Your instructions -> Each line of the entries below that includes "whose" belongs in your answer.

Records for this task ->
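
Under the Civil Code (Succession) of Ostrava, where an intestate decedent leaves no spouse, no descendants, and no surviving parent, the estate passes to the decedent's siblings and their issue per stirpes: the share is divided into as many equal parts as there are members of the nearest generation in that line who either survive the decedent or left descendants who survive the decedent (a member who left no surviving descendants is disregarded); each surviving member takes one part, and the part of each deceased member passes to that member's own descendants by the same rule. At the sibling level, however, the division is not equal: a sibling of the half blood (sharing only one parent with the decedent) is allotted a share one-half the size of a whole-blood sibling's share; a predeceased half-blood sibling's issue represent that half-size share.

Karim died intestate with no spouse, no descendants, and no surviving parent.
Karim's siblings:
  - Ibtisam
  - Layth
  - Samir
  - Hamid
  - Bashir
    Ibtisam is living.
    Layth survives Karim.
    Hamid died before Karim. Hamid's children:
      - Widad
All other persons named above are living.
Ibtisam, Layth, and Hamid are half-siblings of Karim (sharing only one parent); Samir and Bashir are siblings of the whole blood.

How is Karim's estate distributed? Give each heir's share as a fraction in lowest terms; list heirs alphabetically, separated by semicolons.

No spouse, descendants, or parent survives, so the estate passes to Karim's siblings per stirpes.
Half-blood siblings count for one-half the weight of whole-blood siblings at the initial division.
Dividing 1 in proportion to weights (total weight 7/2): Ibtisam (weight 1/2) → 1/7; Layth (weight 1/2) → 1/7; Samir (weight 1) → 2/7; Hamid (weight 1/2) → 1/7; Bashir (weight 1) → 2/7.
Ibtisam is living and takes 1/7.
Layth is living and takes 1/7.
Samir is living and takes 2/7.
Hamid predeceased; the 1/7 allotted to Hamid's branch passes to Hamid's issue by representation.
Widad is the sole taker at this level and receives the full 1/7.
Bashir is living and takes 2/7.

Bashir 2/7; Ibtisam 1/7; Layth 1/7; Samir 2/7; Widad 1/7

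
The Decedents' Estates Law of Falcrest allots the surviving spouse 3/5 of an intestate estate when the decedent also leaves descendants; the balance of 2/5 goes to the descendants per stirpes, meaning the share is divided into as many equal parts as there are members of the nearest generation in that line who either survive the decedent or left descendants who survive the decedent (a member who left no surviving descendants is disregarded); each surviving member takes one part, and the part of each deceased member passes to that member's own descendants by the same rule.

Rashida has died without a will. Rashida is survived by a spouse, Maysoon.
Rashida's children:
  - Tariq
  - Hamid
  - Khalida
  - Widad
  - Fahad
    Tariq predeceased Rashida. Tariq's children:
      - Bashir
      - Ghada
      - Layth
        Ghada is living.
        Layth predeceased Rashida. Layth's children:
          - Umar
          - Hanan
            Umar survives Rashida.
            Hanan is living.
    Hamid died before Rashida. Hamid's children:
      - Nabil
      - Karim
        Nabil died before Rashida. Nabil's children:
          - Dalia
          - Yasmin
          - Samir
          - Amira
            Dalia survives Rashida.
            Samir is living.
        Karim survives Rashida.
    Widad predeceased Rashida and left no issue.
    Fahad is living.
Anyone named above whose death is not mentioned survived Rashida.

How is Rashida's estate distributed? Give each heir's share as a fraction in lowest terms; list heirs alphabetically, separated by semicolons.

Maysoon, as surviving spouse, takes 3/5.
The remaining 2/5 passes to Rashida's descendants per stirpes.
Widad left no surviving issue, so that branch lapses and is disregarded.
The 2/5 is divided into 4 equal shares of 1/10 among Tariq, Hamid, Khalida, Fahad.
Tariq predeceased; the 1/10 allotted to Tariq's branch passes to Tariq's issue by representation.
The 1/10 is divided into 3 equal shares of 1/30 among Bashir, Ghada, Layth.
Bashir is living and takes 1/30.
Ghada is living and takes 1/30.
Layth predeceased; the 1/30 allotted to Layth's branch passes to Layth's issue by representation.
The 1/30 is divided into 2 equal shares of 1/60 among Umar, Hanan.
Umar is living and takes 1/60.
Hanan is living and takes 1/60.
Hamid predeceased; the 1/10 allotted to Hamid's branch passes to Hamid's issue by representation.
The 1/10 is divided into 2 equal shares of 1/20 among Nabil, Karim.
Nabil predeceased; the 1/20 allotted to Nabil's branch passes to Nabil's issue by representation.
The 1/20 is divided into 4 equal shares of 1/80 among Dalia, Yasmin, Samir, Amira.
Dalia is living and takes 1/80.
Yasmin is living and takes 1/80.
Samir is living and takes 1/80.
Amira is living and takes 1/80.
Karim is living and takes 1/20.
Khalida is living and takes 1/10.
Fahad is living and takes 1/10.

Amira 1/80; Bashir 1/30; Dalia 1/80; Fahad 1/10; Ghada 1/30; Hanan 1/60; Karim 1/20; Khalida 1/10; Maysoon 3/5; Samir 1/80; Umar 1/60; Yasmin 1/80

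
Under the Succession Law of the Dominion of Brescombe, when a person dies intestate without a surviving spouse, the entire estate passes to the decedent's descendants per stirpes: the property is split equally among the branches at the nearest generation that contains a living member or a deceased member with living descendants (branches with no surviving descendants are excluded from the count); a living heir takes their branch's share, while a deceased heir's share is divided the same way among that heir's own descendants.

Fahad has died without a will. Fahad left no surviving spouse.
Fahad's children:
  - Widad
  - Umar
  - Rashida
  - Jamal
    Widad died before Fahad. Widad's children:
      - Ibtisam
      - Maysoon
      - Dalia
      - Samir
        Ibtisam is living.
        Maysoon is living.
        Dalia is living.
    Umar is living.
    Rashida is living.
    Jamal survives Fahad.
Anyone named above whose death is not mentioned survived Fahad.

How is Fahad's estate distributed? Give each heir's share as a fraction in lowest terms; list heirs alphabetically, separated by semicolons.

There is no surviving spouse, so the entire estate passes to Fahad's descendants per stirpes.
The estate is divided into 4 equal shares of 1/4 among Widad, Umar, Rashida, Jamal.
Widad predeceased; the 1/4 allotted to Widad's branch passes to Widad's issue by representation.
The 1/4 is divided into 4 equal shares of 1/16 among Ibtisam, Maysoon, Dalia, Samir.
Ibtisam is living and takes 1/16.
Maysoon is living and takes 1/16.
Dalia is living and takes 1/16.
Samir is living and takes 1/16.
Umar is living and takes 1/4.
Rashida is living and takes 1/4.
Jamal is living and takes 1/4.

Dalia 1/16; Ibtisam 1/16; Jamal 1/4; Maysoon 1/16; Rashida 1/4; Samir 1/16; Umar 1/4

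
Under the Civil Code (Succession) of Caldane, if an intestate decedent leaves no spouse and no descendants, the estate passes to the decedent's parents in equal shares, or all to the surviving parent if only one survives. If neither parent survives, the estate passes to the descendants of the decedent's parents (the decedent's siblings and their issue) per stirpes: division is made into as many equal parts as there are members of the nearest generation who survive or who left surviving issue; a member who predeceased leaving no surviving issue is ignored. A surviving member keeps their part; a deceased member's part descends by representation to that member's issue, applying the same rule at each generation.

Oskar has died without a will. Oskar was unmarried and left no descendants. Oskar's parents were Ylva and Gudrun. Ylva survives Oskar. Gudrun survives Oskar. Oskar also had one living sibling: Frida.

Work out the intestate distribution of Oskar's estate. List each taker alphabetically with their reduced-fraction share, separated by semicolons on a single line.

Both parents survive, so Ylva and Gudrun each take 1/2. The siblings take nothing because a surviving parent has priority.

Gudrun 1/2; Ylva 1/2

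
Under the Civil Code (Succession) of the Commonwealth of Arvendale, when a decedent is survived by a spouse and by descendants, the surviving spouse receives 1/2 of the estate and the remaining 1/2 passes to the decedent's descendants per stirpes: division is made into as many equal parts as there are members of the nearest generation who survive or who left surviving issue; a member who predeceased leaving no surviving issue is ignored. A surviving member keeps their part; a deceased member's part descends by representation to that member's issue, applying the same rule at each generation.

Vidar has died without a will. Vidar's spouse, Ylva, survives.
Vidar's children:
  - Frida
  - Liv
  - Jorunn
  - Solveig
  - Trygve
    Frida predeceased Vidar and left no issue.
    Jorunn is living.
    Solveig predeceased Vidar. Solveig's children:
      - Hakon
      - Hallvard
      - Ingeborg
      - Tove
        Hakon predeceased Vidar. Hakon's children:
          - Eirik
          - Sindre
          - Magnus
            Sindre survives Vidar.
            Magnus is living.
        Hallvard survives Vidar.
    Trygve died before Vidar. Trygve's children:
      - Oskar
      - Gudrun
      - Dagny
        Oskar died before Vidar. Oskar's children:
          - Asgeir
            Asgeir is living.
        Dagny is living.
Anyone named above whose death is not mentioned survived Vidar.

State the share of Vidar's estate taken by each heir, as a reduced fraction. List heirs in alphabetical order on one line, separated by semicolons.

Ylva, as surviving spouse, takes 1/2.
The remaining 1/2 passes to Vidar's descendants per stirpes.
Frida left no surviving issue, so that branch lapses and is disregarded.
The 1/2 is divided into 4 equal shares of 1/8 among Liv, Jorunn, Solveig, Trygve.
Liv is living and takes 1/8.
Jorunn is living and takes 1/8.
Solveig predeceased; the 1/8 allotted to Solveig's branch passes to Solveig's issue by representation.
The 1/8 is divided into 4 equal shares of 1/32 among Hakon, Hallvard, Ingeborg, Tove.
Hakon predeceased; the 1/32 allotted to Hakon's branch passes to Hakon's issue by representation.
The 1/32 is divided into 3 equal shares of 1/96 among Eirik, Sindre, Magnus.
Eirik is living and takes 1/96.
Sindre is living and takes 1/96.
Magnus is living and takes 1/96.
Hallvard is living and takes 1/32.
Ingeborg is living and takes 1/32.
Tove is living and takes 1/32.
Trygve predeceased; the 1/8 allotted to Trygve's branch passes to Trygve's issue by representation.
The 1/8 is divided into 3 equal shares of 1/24 among Oskar, Gudrun, Dagny.
Oskar predeceased; the 1/24 allotted to Oskar's branch passes to Oskar's issue by representation.
Asgeir is the sole taker at this level and receives the full 1/24.
Gudrun is living and takes 1/24.
Dagny is living and takes 1/24.

Asgeir 1/24; Dagny 1/24; Eirik 1/96; Gudrun 1/24; Hallvard 1/32; Ingeborg 1/32; Jorunn 1/8; Liv 1/8; Magnus 1/96; Sindre 1/96; Tove 1/32; Ylva 1/2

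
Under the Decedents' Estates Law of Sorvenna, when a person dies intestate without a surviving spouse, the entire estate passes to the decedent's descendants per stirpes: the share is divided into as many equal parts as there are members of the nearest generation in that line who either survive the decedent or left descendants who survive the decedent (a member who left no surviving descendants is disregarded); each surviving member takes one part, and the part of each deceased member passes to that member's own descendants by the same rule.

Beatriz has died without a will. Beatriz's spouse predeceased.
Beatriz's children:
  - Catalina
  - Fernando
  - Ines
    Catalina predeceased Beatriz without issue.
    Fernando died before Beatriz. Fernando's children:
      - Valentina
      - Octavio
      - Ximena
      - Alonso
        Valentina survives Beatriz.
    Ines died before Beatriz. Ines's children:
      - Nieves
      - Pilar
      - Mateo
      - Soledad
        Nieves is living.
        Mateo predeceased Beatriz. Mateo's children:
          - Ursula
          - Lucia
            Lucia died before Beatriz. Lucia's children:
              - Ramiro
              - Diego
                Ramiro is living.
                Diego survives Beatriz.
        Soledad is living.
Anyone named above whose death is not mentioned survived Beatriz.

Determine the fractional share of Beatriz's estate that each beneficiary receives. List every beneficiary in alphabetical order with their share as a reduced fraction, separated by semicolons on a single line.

Alonso 1/8; Diego 1/32; Nieves 1/8; Octavio 1/8; Pilar 1/8; Ramiro 1/32; Soledad 1/8; Ursula 1/16; Valentina 1/8; Ximena 1/8

There is no surviving spouse, so the entire estate passes to Beatriz's descendants per stirpes.
Catalina left no surviving issue, so that branch lapses and is disregarded.
The estate is divided into 2 equal shares of 1/2 among Fernando, Ines.
Fernando predeceased; the 1/2 allotted to Fernando's branch passes to Fernando's issue by representation.
The 1/2 is divided into 4 equal shares of 1/8 among Valentina, Octavio, Ximena, Alonso.
Valentina is living and takes 1/8.
Octavio is living and takes 1/8.
Ximena is living and takes 1/8.
Alonso is living and takes 1/8.
Ines predeceased; the 1/2 allotted to Ines's branch passes to Ines's issue by representation.
The 1/2 is divided into 4 equal shares of 1/8 among Nieves, Pilar, Mateo, Soledad.
Nieves is living and takes 1/8.
Pilar is living and takes 1/8.
Mateo predeceased; the 1/8 allotted to Mateo's branch passes to Mateo's issue by representation.
The 1/8 is divided into 2 equal shares of 1/16 among Ursula, Lucia.
Ursula is living and takes 1/16.
Lucia predeceased; the 1/16 allotted to Lucia's branch passes to Lucia's issue by representation.
The 1/16 is divided into 2 equal shares of 1/32 among Ramiro, Diego.
Ramiro is living and takes 1/32.
Diego is living and takes 1/32.
Soledad is living and takes 1/8.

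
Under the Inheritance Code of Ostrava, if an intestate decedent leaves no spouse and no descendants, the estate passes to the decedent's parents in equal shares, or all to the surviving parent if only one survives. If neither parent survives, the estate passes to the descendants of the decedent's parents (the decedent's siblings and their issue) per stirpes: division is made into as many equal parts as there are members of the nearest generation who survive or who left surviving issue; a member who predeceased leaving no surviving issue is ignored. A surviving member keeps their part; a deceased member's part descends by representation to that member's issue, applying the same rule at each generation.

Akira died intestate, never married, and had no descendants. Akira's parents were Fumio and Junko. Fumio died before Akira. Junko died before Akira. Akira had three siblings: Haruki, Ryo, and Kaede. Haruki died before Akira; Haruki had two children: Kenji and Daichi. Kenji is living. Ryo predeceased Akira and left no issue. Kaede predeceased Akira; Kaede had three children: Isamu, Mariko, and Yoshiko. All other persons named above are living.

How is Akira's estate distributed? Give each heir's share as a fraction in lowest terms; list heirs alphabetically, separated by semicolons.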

Output for this task ->
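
Anyone named above whose death is not mentioned survived Rashida.
Anyone named above whose death is not mentioned survived Fahad.
Anyone named above whose death is not mentioned survived Vidar.
Anyone named above whose death is not mentioned survived Beatriz.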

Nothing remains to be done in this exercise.